*INSTRUCTIONS TO FOLLOW:* Using the entries that follow, state how many lines contain "graph", with no other words.
*** Opening DATASET ***
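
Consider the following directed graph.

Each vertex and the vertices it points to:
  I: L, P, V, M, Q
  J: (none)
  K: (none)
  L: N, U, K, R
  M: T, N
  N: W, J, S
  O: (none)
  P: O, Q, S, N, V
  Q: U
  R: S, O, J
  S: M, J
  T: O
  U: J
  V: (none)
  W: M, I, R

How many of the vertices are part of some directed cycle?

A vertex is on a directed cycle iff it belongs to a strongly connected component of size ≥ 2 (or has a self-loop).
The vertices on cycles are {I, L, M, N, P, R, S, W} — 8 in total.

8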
*** Closing DATASET ***
*** Opening DATASET ***
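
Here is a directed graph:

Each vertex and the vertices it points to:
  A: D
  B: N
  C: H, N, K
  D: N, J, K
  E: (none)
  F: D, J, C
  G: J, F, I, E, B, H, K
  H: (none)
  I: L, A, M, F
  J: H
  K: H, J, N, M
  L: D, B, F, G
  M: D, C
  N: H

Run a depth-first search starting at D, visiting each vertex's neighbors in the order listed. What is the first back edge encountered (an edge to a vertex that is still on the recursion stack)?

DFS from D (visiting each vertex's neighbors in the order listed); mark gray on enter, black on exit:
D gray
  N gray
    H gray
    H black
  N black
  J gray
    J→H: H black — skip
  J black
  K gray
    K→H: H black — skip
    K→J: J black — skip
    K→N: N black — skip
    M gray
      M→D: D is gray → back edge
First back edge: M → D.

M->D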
*** Closing DATASET ***
*EXERCISE SOLUTION:* 2